--- WHAT YOU SHOULD DO ---
Each line from the one containing "Determine the heat input (in kJ) needed to transform 209.0" onward, through the end of the entries, is to be transcribed exactly; nothing else is to be included.

--- MATERIAL FOR THIS TASK ---
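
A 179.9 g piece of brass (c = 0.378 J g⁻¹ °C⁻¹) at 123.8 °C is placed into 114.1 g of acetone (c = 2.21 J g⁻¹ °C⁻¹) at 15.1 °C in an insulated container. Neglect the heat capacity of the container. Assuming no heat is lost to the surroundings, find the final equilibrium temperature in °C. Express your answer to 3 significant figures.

T_f = 38.2 °C

Heat lost by brass = heat gained by acetone.
(179.9)(0.378)(123.8 − T) = (114.1)(2.21)(T − 15.1)
68.0022 (123.8 − T) = 252.161 (T − 15.1)
8418.7 − 68.0022 T = 252.161 T − 3807.6
12226.3 = 320.1632 T
T = 38.19 °C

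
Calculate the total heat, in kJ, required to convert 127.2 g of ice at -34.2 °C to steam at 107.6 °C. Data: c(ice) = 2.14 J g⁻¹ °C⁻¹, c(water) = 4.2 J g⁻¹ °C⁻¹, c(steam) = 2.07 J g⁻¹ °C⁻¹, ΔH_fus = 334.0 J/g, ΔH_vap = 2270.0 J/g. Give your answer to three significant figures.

q1 (heat ice -34.2→0.0 °C): 127.2 × 2.14 × 34.2 = 9310 J
q2 (melt at 0 °C): 127.2 × 334.0 = 42485 J
q3 (heat water 0.0→100.0 °C): 127.2 × 4.2 × 100.0 = 53424 J
q4 (vaporize at 100 °C): 127.2 × 2270.0 = 288744 J
q5 (heat steam 100.0→107.6 °C): 127.2 × 2.07 × 7.6 = 2001 J
Total: 9310 + 42485 + 53424 + 288744 + 2001 = 395964 J = 396 kJ

q = 396 kJ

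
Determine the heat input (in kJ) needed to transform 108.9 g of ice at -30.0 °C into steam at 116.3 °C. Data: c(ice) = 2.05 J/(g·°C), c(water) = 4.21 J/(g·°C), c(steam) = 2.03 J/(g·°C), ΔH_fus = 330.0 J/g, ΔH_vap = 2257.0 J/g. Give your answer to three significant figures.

q = 338 kJ

q1 (heat ice -30.0→0.0 °C): 108.9 × 2.05 × 30.0 = 6697 J
q2 (melt at 0 °C): 108.9 × 330.0 = 35937 J
q3 (heat water 0.0→100.0 °C): 108.9 × 4.21 × 100.0 = 45847 J
q4 (vaporize at 100 °C): 108.9 × 2257.0 = 245787 J
q5 (heat steam 100.0→116.3 °C): 108.9 × 2.03 × 16.3 = 3603 J
Total: 6697 + 35937 + 45847 + 245787 + 3603 = 337871 J = 338 kJ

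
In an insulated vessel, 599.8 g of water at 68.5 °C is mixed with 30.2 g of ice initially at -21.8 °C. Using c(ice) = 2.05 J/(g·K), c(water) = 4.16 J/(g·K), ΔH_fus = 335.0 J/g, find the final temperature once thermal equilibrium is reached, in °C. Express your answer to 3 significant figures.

Heat to bring ice to 0 °C and melt it: q₁ = 30.2×2.05×21.8 + 30.2×335.0 = 11467 J
Heat the water can supply cooling to 0 °C: 599.8×4.16×68.5 = 170919 J > q₁, so all ice melts.
Energy balance: 599.8×4.16×(68.5 − T) = 11467 + 30.2×4.16×(T − 0)
2495.168(68.5 − T) = 11467 + 125.632 T
170919 − 11467 = 2620.800 T
T = 159452 / 2620.800 = 60.84 °C

T_f = 60.8 °C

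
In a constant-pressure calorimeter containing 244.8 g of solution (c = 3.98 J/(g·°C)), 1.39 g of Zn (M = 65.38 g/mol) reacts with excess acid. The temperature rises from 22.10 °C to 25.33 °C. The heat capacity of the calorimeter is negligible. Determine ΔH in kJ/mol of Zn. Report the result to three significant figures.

ΔH = -148 kJ/mol

|ΔT| = |25.33 − 22.10| = 3.23 °C
|q_surr| = (244.8 × 3.98) × 3.23 = 974.304 × 3.23 = 3147 J
n(Zn) = 1.39 / 65.38 = 0.02126 mol
Temperature rose, so q_rxn = −|q_surr| = -3.147 kJ
ΔH = q_rxn / n = -148.0 kJ/mol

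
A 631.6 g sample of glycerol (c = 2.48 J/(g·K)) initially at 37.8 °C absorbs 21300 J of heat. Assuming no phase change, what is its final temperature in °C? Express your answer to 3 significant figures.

T_f = 51.4 °C

ΔT = q / (m c) = 21300 / (631.6 × 2.48) = 13.60 °C
T_f = 37.8 + 13.60 = 51.40 °C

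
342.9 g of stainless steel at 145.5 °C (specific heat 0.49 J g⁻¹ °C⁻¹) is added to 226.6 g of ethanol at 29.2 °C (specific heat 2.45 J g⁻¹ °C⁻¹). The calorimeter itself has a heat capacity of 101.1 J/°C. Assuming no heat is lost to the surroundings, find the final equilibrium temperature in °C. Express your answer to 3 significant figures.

Heat lost by stainless steel = heat gained by ethanol + calorimeter.
(342.9)(0.49)(145.5 − T) = [(226.6)(2.45) + 101.1](T − 29.2)
168.021 (145.5 − T) = 656.27 (T − 29.2)
24447 − 168.021 T = 656.27 T − 19163
43610 = 824.291 T
T = 52.91 °C

T_f = 52.9 °C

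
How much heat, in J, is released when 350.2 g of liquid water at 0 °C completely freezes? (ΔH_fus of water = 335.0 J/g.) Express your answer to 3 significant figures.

q = 117000 J

q = m × ΔH_fus = 350.2 × 335.0 = 117300 J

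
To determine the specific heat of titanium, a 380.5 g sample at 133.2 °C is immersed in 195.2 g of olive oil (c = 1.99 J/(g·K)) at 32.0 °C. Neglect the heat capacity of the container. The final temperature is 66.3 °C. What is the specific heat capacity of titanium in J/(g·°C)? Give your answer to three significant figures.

q_gained = (195.2 × 1.99) × (66.3 − 32.0) = 13320 J
q_lost = 380.5 × c × (133.2 − 66.3) = 25455.45 c
Set equal: c = 13320 / 25455.45 = 0.523 J/(g·°C)

c = 0.523 J/(g·°C)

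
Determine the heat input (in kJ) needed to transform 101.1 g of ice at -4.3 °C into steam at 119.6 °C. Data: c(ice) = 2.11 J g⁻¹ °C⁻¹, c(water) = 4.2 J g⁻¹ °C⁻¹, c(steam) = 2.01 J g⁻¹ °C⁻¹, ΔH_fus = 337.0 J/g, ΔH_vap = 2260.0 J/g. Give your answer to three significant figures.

q1 (heat ice -4.3→0.0 °C): 101.1 × 2.11 × 4.3 = 917 J
q2 (melt at 0 °C): 101.1 × 337.0 = 34071 J
q3 (heat water 0.0→100.0 °C): 101.1 × 4.2 × 100.0 = 42462 J
q4 (vaporize at 100 °C): 101.1 × 2260.0 = 228486 J
q5 (heat steam 100.0→119.6 °C): 101.1 × 2.01 × 19.6 = 3983 J
Total: 917 + 34071 + 42462 + 228486 + 3983 = 309919 J = 310 kJ

q = 310 kJ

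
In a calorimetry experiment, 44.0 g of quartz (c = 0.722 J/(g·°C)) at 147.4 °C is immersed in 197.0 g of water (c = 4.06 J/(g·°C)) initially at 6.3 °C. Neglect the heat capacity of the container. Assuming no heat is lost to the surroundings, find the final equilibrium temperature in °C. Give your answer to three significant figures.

T_f = 11.7 °C

Heat lost by quartz = heat gained by water.
(44.0)(0.722)(147.4 − T) = (197.0)(4.06)(T − 6.3)
31.768 (147.4 − T) = 799.82 (T − 6.3)
4682.6 − 31.768 T = 799.82 T − 5038.9
9721.5 = 831.588 T
T = 11.69 °C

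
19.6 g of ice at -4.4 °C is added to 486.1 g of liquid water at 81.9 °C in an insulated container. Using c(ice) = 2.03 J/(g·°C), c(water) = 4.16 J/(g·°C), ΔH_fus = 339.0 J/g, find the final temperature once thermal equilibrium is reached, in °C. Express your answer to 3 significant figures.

Heat to bring ice to 0 °C and melt it: q₁ = 19.6×2.03×4.4 + 19.6×339.0 = 6819.5 J
Heat the water can supply cooling to 0 °C: 486.1×4.16×81.9 = 165616 J > q₁, so all ice melts.
Energy balance: 486.1×4.16×(81.9 − T) = 6819.5 + 19.6×4.16×(T − 0)
2022.176(81.9 − T) = 6819.5 + 81.536 T
165616 − 6819.5 = 2103.712 T
T = 158796.5 / 2103.712 = 75.48 °C

T_f = 75.5 °C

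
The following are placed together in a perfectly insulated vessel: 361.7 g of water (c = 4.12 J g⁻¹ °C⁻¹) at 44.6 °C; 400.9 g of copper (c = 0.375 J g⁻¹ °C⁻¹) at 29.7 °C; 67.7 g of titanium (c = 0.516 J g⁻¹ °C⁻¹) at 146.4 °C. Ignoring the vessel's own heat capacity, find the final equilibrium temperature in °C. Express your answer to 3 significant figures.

Σ mᵢcᵢ(T − Tᵢ) = 0  ⇒  T = Σ mᵢcᵢTᵢ / Σ mᵢcᵢ
Σ mᵢcᵢ = 361.7×4.12 + 400.9×0.375 + 67.7×0.516 = 1675.4747
Σ mᵢcᵢTᵢ = 1490.204×44.6 + 150.3375×29.7 + 34.9332×146.4 = 76042
T = 76042 / 1675.4747 = 45.39 °C

T_f = 45.4 °C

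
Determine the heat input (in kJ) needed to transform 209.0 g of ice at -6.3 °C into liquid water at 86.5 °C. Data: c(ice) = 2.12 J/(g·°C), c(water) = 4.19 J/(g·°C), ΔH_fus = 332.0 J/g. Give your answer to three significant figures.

q = 148 kJ

q1 (heat ice -6.3→0.0 °C): 209.0 × 2.12 × 6.3 = 2791 J
q2 (melt at 0 °C): 209.0 × 332.0 = 69388 J
q3 (heat water 0.0→86.5 °C): 209.0 × 4.19 × 86.5 = 75749 J
Total: 2791 + 69388 + 75749 = 147928 J = 148 kJ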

--- RESPONSE AREA ---
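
Determine the heat input (in kJ) needed to transform 209.0 g of ice at -6.3 °C into liquid water at 86.5 °C. Data: c(ice) = 2.12 J/(g·°C), c(water) = 4.19 J/(g·°C), ΔH_fus = 332.0 J/g. Give your answer to three significant figures.

q = 148 kJ

q1 (heat ice -6.3→0.0 °C): 209.0 × 2.12 × 6.3 = 2791 J
q2 (melt at 0 °C): 209.0 × 332.0 = 69388 J
q3 (heat water 0.0→86.5 °C): 209.0 × 4.19 × 86.5 = 75749 J
Total: 2791 + 69388 + 75749 = 147928 J = 148 kJ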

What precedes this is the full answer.